● Your instructions
Set down exactly the entries below, beginning at their first line and ending at the line with "The code value is: 227/250".

Data for this task section start

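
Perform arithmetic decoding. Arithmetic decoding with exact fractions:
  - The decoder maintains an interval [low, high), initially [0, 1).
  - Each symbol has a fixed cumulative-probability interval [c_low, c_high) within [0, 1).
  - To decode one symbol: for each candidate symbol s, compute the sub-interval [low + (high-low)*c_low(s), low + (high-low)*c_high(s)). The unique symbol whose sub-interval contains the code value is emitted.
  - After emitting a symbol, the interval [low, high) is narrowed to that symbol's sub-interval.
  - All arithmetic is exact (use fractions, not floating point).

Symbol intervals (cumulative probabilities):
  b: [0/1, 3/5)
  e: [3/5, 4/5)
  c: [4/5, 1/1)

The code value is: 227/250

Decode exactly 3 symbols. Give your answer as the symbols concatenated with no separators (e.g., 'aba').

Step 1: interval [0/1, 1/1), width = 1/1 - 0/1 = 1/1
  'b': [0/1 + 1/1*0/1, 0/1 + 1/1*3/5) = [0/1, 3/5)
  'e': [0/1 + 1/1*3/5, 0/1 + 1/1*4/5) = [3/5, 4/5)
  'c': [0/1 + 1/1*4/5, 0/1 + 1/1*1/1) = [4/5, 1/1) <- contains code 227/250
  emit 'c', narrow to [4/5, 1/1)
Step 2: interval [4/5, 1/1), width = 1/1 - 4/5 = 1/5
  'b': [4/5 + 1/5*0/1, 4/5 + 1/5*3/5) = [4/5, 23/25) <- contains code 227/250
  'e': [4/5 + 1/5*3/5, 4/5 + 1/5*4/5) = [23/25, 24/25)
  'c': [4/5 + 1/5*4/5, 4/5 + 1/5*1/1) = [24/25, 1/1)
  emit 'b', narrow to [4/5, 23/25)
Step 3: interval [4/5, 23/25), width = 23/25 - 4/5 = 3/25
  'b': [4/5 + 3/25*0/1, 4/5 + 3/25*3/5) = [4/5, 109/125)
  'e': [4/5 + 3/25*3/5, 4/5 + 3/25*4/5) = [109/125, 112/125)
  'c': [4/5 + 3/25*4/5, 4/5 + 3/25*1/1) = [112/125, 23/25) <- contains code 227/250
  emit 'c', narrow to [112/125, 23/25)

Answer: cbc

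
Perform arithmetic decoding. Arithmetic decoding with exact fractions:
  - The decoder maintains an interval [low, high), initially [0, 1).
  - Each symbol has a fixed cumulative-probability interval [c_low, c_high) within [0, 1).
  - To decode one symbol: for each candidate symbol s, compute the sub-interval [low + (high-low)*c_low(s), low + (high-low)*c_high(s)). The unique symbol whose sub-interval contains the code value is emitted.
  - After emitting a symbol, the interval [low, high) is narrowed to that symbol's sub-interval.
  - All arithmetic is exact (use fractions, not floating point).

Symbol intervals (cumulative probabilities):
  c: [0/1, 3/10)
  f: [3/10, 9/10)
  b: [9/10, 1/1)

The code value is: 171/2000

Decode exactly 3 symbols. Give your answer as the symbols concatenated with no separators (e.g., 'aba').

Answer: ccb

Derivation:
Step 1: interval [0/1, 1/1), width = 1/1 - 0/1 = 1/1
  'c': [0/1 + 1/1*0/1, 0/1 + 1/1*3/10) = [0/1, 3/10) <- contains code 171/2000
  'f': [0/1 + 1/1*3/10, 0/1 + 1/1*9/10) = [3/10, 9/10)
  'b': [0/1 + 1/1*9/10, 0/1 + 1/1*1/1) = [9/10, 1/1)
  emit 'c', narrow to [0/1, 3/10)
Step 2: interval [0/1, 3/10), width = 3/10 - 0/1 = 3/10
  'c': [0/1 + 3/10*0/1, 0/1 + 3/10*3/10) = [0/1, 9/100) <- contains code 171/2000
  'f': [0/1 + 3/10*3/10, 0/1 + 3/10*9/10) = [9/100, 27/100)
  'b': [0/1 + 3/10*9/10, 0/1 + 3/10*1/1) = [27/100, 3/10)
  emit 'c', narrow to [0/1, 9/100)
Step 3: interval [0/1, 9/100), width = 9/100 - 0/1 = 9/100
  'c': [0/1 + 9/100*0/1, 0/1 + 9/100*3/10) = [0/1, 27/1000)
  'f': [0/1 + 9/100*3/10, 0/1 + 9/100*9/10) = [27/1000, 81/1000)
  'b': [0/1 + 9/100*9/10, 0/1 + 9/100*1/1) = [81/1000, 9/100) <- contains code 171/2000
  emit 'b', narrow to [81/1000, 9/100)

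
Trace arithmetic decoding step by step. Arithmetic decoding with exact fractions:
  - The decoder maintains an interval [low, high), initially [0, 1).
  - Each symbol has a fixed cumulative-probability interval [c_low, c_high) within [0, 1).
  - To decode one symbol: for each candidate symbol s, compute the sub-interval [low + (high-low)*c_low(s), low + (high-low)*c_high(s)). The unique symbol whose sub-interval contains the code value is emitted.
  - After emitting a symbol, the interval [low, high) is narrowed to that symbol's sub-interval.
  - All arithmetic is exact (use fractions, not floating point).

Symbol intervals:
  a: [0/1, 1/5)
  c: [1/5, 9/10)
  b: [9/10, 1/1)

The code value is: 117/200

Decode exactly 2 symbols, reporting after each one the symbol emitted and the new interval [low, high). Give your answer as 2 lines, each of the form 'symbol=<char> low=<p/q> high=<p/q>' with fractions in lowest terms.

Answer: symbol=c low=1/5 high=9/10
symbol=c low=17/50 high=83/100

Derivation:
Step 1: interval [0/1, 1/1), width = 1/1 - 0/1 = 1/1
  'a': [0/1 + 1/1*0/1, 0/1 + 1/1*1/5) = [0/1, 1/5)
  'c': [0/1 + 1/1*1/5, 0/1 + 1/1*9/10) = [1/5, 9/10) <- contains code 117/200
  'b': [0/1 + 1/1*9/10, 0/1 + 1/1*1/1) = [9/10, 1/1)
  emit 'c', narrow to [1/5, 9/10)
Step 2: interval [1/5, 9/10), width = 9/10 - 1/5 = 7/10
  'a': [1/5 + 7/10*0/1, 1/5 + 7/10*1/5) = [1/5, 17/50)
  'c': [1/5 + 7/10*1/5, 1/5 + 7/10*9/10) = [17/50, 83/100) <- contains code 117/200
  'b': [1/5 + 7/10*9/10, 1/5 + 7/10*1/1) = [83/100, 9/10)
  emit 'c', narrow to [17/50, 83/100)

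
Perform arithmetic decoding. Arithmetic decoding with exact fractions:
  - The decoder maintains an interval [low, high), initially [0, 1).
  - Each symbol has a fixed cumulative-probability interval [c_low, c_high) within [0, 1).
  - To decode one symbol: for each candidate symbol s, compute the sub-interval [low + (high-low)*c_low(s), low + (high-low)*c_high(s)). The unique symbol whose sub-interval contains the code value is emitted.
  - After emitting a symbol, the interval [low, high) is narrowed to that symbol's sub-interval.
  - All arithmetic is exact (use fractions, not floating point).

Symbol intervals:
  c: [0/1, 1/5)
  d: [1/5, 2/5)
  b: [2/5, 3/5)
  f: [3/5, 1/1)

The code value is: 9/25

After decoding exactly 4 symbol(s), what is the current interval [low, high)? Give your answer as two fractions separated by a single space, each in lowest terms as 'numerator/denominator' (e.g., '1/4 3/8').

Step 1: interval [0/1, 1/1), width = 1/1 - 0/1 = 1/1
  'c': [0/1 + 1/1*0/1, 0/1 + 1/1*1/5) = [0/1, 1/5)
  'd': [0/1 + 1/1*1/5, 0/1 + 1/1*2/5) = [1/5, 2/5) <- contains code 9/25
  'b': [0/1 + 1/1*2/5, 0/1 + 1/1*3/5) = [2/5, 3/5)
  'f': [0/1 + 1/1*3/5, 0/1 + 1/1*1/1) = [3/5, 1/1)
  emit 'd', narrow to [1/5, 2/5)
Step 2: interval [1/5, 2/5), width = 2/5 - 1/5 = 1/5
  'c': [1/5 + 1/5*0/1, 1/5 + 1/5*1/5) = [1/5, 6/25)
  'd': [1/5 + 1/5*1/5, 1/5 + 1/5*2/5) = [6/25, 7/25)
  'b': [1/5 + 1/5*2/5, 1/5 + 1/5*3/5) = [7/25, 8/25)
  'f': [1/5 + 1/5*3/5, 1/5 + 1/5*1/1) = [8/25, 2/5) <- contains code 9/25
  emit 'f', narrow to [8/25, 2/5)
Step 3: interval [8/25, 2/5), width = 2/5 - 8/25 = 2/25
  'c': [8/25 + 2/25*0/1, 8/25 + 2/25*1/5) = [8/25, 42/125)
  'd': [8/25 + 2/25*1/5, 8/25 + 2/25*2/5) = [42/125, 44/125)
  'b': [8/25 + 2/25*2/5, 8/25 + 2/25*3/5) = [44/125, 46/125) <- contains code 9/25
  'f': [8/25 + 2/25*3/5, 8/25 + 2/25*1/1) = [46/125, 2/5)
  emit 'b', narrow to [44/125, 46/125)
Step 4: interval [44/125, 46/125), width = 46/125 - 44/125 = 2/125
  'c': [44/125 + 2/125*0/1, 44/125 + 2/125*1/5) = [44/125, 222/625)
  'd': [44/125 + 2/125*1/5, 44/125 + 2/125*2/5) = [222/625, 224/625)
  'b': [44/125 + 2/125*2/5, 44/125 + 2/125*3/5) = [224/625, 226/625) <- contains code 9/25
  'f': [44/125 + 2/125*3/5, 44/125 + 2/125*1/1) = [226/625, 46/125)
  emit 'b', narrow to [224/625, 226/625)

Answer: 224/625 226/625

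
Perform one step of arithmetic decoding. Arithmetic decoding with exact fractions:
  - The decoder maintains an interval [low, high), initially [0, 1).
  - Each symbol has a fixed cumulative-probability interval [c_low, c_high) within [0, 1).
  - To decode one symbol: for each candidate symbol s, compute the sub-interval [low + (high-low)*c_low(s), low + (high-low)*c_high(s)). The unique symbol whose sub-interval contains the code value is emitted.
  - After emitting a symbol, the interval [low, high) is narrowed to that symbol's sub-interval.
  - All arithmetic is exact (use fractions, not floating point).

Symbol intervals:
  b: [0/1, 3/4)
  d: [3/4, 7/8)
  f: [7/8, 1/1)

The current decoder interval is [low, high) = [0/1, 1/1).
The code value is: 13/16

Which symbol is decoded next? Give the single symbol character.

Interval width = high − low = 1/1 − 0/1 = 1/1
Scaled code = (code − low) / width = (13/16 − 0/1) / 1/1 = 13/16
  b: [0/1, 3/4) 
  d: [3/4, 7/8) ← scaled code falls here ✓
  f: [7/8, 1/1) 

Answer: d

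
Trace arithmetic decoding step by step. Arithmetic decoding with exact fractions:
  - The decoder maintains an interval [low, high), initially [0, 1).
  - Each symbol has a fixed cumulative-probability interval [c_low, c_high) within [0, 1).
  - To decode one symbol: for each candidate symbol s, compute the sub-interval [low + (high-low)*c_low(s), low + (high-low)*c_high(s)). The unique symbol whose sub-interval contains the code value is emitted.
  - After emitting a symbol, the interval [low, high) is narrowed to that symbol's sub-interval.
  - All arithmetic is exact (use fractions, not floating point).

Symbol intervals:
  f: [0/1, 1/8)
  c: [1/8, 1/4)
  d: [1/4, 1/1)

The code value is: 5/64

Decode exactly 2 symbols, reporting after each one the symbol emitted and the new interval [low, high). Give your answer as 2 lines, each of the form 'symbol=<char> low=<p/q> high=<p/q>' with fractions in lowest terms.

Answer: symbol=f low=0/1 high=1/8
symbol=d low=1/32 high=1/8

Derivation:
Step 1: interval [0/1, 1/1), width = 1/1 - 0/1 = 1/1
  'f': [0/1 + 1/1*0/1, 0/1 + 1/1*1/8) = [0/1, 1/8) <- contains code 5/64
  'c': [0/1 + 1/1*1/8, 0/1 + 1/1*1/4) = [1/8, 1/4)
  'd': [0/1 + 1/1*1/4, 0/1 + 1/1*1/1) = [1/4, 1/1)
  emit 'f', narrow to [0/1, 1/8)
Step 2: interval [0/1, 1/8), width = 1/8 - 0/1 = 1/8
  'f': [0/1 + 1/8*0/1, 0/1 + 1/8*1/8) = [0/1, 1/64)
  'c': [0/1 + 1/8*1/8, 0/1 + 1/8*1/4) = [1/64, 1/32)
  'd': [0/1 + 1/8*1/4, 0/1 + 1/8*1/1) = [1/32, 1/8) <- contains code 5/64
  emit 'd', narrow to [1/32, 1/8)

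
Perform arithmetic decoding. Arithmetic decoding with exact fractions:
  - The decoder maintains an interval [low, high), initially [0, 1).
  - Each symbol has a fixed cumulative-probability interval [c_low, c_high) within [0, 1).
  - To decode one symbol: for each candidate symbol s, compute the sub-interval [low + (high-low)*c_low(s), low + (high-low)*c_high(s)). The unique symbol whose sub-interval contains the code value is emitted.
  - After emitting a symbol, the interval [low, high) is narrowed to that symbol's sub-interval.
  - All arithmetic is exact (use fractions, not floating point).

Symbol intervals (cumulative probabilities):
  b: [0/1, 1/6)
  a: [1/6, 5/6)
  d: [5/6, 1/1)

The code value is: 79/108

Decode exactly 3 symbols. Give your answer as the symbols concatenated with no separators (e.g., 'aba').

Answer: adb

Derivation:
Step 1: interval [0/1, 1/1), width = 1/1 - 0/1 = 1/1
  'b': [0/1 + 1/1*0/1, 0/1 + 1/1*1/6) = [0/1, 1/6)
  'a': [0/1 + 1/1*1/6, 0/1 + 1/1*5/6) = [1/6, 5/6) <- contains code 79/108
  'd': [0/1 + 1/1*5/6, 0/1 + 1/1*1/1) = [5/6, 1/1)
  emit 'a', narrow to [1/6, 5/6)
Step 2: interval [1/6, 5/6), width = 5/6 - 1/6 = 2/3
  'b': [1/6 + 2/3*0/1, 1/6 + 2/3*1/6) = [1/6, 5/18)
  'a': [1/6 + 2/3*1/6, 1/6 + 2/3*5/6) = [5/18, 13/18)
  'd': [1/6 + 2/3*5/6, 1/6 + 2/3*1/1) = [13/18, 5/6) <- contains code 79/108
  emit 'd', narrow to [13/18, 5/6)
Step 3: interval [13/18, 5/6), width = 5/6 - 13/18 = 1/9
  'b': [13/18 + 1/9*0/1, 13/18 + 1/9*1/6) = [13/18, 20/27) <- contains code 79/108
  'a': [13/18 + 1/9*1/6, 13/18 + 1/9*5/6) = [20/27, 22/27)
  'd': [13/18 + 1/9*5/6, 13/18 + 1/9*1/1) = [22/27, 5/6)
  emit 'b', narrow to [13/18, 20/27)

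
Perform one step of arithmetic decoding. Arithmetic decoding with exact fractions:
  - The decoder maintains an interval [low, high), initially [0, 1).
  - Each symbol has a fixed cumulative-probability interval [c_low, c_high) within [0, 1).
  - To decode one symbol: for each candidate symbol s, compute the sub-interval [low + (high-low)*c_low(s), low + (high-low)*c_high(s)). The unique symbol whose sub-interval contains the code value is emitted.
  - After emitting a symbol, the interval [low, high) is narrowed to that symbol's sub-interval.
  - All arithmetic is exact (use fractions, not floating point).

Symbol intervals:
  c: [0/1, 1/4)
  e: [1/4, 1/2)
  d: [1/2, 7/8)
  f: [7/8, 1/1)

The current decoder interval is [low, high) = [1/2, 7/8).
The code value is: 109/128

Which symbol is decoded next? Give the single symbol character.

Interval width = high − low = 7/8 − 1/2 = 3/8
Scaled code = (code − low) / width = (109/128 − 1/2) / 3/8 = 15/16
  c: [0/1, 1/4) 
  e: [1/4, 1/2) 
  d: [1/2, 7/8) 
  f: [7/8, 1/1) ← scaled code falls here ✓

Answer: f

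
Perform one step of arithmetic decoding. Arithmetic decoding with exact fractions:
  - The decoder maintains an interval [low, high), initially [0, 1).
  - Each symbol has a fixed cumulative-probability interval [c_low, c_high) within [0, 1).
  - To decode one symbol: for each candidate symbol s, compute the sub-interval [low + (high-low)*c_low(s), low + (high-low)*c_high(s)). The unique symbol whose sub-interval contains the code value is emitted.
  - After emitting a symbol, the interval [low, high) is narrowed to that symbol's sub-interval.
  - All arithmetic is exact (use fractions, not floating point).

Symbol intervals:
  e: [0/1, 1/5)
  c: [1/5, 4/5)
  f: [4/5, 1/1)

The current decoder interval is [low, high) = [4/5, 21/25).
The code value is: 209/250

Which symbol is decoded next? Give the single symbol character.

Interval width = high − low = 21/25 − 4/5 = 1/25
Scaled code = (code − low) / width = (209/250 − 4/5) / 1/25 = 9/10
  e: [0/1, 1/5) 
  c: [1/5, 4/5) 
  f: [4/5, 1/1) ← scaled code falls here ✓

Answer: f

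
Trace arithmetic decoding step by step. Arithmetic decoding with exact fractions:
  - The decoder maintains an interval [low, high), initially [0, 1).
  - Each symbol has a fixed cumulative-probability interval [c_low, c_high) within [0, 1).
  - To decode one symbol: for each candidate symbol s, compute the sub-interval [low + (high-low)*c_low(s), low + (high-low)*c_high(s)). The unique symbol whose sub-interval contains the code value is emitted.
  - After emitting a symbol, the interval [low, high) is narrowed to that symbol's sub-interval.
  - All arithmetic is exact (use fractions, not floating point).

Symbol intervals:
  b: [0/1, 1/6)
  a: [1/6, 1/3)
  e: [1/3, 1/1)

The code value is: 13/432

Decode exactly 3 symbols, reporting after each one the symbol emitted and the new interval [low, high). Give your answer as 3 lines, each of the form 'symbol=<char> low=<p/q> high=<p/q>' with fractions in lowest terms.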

Data for this task section end

● Answer section
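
Perform arithmetic decoding. Arithmetic decoding with exact fractions:
  - The decoder maintains an interval [low, high), initially [0, 1).
  - Each symbol has a fixed cumulative-probability interval [c_low, c_high) within [0, 1).
  - To decode one symbol: for each candidate symbol s, compute the sub-interval [low + (high-low)*c_low(s), low + (high-low)*c_high(s)). The unique symbol whose sub-interval contains the code value is emitted.
  - After emitting a symbol, the interval [low, high) is narrowed to that symbol's sub-interval.
  - All arithmetic is exact (use fractions, not floating point).

Symbol intervals (cumulative probabilities):
  b: [0/1, 3/5)
  e: [3/5, 4/5)
  c: [4/5, 1/1)

The code value is: 227/250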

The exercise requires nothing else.